((

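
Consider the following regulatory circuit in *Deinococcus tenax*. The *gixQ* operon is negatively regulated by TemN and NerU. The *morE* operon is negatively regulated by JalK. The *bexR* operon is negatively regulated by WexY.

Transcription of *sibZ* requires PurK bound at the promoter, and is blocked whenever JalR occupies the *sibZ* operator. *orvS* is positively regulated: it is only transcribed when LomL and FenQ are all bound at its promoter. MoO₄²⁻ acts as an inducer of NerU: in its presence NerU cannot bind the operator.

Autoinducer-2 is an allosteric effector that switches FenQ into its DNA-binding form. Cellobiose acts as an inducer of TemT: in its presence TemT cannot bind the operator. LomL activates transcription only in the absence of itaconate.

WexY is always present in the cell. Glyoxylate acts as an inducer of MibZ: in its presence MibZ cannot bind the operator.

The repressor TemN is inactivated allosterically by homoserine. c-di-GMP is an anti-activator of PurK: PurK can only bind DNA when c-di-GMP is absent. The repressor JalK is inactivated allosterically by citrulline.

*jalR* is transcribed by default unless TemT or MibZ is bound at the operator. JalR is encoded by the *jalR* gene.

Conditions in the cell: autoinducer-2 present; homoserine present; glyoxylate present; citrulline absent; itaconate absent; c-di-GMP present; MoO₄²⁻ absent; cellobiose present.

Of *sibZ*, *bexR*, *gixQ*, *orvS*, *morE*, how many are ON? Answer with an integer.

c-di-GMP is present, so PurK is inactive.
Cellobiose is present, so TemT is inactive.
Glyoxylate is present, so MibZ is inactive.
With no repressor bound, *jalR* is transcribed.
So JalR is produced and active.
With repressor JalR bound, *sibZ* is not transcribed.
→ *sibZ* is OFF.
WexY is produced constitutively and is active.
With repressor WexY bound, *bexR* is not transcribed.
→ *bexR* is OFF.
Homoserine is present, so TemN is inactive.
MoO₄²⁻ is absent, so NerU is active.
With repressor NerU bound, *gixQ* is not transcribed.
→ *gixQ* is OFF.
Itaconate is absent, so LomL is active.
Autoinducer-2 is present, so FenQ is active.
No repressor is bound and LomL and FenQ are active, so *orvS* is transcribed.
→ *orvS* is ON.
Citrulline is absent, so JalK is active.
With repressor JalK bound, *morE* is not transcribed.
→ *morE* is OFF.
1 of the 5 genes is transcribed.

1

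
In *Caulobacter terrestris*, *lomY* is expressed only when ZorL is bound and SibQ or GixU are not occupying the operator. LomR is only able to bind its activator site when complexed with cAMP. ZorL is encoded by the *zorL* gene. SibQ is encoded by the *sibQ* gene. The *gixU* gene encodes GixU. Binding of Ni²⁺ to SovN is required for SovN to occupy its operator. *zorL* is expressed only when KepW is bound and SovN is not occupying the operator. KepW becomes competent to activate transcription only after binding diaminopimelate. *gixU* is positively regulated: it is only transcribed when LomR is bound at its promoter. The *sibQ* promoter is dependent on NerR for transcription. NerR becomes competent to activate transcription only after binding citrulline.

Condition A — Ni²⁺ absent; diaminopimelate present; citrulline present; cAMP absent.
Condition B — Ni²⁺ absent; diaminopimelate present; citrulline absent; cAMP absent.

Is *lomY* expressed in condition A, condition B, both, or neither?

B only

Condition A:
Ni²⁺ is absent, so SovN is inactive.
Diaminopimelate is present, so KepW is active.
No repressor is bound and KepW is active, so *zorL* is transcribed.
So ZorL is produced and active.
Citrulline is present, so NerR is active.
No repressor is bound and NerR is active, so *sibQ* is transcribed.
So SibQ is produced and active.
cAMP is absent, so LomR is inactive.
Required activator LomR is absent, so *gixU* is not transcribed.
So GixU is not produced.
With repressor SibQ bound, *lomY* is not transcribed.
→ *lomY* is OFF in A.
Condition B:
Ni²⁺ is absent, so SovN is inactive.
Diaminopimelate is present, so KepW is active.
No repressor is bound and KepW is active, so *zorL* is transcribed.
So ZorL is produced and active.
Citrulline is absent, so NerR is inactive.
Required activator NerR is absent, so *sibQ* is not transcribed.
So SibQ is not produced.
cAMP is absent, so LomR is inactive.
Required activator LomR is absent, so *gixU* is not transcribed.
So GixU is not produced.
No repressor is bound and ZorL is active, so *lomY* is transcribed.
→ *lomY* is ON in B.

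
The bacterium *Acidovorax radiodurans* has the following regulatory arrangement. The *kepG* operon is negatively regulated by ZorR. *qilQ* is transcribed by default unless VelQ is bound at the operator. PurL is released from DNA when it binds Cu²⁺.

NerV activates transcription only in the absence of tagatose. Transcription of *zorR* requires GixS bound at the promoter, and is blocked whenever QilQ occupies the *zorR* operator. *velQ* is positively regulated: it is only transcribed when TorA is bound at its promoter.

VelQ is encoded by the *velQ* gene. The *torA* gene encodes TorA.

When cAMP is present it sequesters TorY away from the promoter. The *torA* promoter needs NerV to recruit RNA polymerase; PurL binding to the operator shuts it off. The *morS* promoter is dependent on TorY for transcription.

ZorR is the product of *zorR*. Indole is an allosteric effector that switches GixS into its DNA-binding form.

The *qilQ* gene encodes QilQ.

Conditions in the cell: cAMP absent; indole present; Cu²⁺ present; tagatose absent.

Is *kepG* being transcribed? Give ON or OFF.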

))

PROBLEM STATEMENT → Only lines with the word "form" count here; copy every one from the records.

ANSWER TO THE PROBLEM →
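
Autoinducer-2 is an allosteric effector that switches FenQ into its DNA-binding form. Cellobiose acts as an inducer of TemT: in its presence TemT cannot bind the operator. LomL activates transcription only in the absence of itaconate.
ZorR is the product of *zorR*. Indole is an allosteric effector that switches GixS into its DNA-binding form.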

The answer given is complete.